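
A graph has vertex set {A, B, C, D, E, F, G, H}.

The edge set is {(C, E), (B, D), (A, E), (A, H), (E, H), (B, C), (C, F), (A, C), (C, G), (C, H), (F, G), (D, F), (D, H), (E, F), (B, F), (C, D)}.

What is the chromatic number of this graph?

A, C, E, H are mutually adjacent (a clique of size 4), so at least 4 colors are needed.
4 colors suffice: color 1 → {C}; color 2 → {F, H}; color 3 → {D, E, G}; color 4 → {A, B}. Every edge joins two different colors.

4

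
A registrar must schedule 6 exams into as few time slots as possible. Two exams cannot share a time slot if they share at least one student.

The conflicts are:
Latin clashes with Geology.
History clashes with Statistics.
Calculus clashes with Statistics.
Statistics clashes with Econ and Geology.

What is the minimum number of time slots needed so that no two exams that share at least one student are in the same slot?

2

Statistics and Geology conflict, so at least 2 time slots are needed.
2 time slots suffice: time slot 1 → {Latin, Statistics}; time slot 2 → {History, Calculus, Econ, Geology}. Every pair that conflicts lands in different time slots.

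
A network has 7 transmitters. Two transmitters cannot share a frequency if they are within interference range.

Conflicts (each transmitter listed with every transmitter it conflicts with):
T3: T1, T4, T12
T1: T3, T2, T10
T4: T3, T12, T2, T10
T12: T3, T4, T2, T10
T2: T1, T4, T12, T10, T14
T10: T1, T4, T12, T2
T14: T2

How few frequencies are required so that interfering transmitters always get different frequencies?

4

T4, T12, T2, T10 are mutually in conflict, so at least 4 frequencies are needed.
4 frequencies suffice: T3=1, T1=2, T4=3, T12=2, T2=1, T10=4, T14=2. Every pair that conflicts lands in different frequencies.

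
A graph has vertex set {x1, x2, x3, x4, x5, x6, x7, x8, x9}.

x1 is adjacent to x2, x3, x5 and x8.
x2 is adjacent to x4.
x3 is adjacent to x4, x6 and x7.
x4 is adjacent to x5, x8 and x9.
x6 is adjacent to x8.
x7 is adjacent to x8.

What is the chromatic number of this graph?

2

x3 and x7 are adjacent, so at least 2 colors are needed.
2 colors suffice: color R → {x1, x4, x6, x7}; color B → {x2, x3, x5, x8, x9}. No two adjacent vertices share a color.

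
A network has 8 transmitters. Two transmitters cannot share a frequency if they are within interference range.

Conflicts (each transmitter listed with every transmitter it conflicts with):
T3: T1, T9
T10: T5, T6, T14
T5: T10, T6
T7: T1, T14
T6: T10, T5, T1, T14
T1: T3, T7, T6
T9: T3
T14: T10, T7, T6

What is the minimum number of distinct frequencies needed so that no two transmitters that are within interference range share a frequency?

T10, T5, T6 pairwise conflict, so at least 3 frequencies are needed.
Using 3 frequencies: T3=1, T10=2, T5=3, T7=1, T6=1, T1=2, T9=2, T14=3. Every pair that conflicts lands in different frequencies.

3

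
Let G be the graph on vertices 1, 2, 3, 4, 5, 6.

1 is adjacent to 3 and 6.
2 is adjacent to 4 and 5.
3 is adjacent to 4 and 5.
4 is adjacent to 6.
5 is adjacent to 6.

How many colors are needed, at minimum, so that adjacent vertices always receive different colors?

1 and 3 are adjacent, so at least 2 colors are needed.
2 colors suffice: color a → {2, 3, 6}; color b → {1, 4, 5}. Every edge joins two different colors.

2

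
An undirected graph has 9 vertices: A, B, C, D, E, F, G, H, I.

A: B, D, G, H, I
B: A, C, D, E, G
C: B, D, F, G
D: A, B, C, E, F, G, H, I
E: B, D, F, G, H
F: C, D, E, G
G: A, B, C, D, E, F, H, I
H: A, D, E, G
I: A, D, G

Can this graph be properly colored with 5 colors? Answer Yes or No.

The chromatic number is 4. B, C, D, G are pairwise adjacent (a clique of size 4), so at least 4 colors are needed.
4 colors suffice: color 1 → {D}; color 2 → {G}; color 3 → {A, C, E}; color 4 → {B, F, H, I}.
Since 5 ≥ 4, a proper 5-coloring certainly exists.

Yes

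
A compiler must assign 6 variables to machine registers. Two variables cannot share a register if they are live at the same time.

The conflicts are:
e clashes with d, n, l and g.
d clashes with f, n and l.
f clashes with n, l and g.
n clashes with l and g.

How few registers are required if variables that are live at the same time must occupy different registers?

4

d, f, n, l pairwise conflict, so at least 4 registers are needed.
A valid assignment using 4 registers: e=2, d=3, f=2, n=1, l=4, g=3. Each listed conflict is separated.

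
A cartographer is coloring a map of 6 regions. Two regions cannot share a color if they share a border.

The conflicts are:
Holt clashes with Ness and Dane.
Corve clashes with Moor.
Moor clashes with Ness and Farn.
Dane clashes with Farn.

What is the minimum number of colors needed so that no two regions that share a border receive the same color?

The cycle Holt-Ness-Moor-Farn-Dane-Holt has odd length 5, so it cannot be 2-colored; at least 3 colors are needed.
3 colors suffice: color 1 → {Moor, Dane}; color 2 → {Corve, Ness, Farn}; color 3 → {Holt}. Every pair that conflicts lands in different colors.

3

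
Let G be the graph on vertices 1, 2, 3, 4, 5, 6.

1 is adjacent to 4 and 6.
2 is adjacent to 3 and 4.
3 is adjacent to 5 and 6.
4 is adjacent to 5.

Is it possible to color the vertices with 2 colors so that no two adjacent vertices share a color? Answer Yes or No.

The cycle 4-5-3-6-1-4 has odd length 5, so it cannot be 2-colored; at least 3 colors are needed.
So 2 colors are not enough.

No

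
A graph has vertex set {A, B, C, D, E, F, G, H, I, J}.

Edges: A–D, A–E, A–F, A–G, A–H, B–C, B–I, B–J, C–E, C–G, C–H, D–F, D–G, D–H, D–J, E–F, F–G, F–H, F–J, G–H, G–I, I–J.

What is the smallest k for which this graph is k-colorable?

5

A, D, F, G, H form a clique, so at least 5 colors are needed.
One proper 5-coloring: A=4, B=3, C=1, D=3, E=2, F=1, G=2, H=5, I=1, J=2. No two adjacent vertices share a color.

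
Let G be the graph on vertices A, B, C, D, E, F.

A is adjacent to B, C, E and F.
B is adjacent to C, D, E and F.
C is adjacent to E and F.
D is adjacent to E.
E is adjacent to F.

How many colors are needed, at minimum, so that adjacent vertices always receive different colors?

A, B, C, E, F are mutually adjacent (a clique of size 5), so at least 5 colors are needed.
5 colors suffice: A=green, B=red, C=purple, D=green, E=blue, F=yellow. No two adjacent vertices share a color.

5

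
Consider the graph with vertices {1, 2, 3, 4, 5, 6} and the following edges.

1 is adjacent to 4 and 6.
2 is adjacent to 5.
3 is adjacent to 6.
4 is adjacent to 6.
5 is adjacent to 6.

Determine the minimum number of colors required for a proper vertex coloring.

1, 4, 6 are pairwise adjacent, so at least 3 colors are needed.
3 colors suffice: 1=green, 2=red, 3=blue, 4=blue, 5=blue, 6=red. No two adjacent vertices share a color.

3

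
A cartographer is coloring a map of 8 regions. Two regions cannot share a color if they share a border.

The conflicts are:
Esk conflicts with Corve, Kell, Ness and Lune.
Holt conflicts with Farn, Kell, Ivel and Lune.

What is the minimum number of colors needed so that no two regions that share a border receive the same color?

2

Holt and Kell conflict, so at least 2 colors are needed.
2 colors suffice: Esk=1, Holt=1, Farn=2, Corve=2, Kell=2, Ivel=2, Ness=2, Lune=2. Every pair that conflicts lands in different colors.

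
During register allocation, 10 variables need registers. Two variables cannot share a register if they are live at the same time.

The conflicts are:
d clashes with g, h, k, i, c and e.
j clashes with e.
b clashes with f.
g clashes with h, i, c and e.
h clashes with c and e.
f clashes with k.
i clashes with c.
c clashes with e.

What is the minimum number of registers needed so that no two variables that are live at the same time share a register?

d, g, h, c, e are mutually in conflict, so at least 5 registers are needed.
A valid assignment using 5 registers: d=1, j=1, b=2, g=2, h=5, f=1, k=2, i=4, c=3, e=4. Every pair that conflicts lands in different registers.

5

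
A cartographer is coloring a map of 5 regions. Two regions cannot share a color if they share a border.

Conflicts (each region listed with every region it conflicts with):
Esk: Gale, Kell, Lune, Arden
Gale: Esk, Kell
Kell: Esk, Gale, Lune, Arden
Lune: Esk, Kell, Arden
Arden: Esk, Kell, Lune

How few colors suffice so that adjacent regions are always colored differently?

Esk, Kell, Lune, Arden are mutually in conflict, so at least 4 colors are needed.
One proper 4-coloring: Esk=1, Gale=3, Kell=2, Lune=4, Arden=3. Every pair that conflicts lands in different colors.

4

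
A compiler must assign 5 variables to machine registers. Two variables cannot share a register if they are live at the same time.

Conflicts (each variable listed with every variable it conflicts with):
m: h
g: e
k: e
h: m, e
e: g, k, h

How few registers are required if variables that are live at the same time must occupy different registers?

g and e conflict, so at least 2 registers are needed.
Using 2 registers: m=1, g=2, k=2, h=2, e=1. Each listed conflict is separated.

2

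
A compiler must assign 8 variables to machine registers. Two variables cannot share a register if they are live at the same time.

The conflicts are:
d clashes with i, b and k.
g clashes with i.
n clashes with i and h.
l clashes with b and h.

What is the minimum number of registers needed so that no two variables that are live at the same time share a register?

2

d and b conflict, so at least 2 registers are needed.
2 registers suffice: d=1, g=1, n=1, l=1, i=2, b=2, k=2, h=2. Every pair that conflicts lands in different registers.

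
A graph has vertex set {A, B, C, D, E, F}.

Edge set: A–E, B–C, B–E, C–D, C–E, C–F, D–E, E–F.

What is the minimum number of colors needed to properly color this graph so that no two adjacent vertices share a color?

3

C, E, F form a triangle, so at least 3 colors are needed.
3 colors suffice: color 1 → {E}; color 2 → {A, C}; color 3 → {B, D, F}. Every edge joins two different colors.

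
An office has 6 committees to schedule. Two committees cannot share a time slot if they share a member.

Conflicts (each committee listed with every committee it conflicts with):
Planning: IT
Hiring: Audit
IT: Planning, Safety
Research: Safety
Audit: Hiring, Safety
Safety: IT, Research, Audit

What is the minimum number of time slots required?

2

Planning and IT conflict, so at least 2 time slots are needed.
2 time slots suffice: time slot 1 → {Planning, Hiring, Safety}; time slot 2 → {IT, Research, Audit}. Each listed conflict is separated.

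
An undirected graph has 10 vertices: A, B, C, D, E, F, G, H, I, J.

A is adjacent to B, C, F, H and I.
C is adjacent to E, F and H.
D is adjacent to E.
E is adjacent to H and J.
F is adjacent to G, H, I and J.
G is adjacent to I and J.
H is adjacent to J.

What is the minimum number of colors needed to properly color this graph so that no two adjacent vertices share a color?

A, C, F, H are mutually adjacent (a clique of size 4), so at least 4 colors are needed.
One proper 4-coloring: A=blue, B=red, C=yellow, D=blue, E=red, F=red, G=yellow, H=green, I=green, J=blue. No two adjacent vertices share a color.

4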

****

* **Task to complete**: Say how many lines of the listing above include the word "network", giving the number alone.

* **Task answer**: 2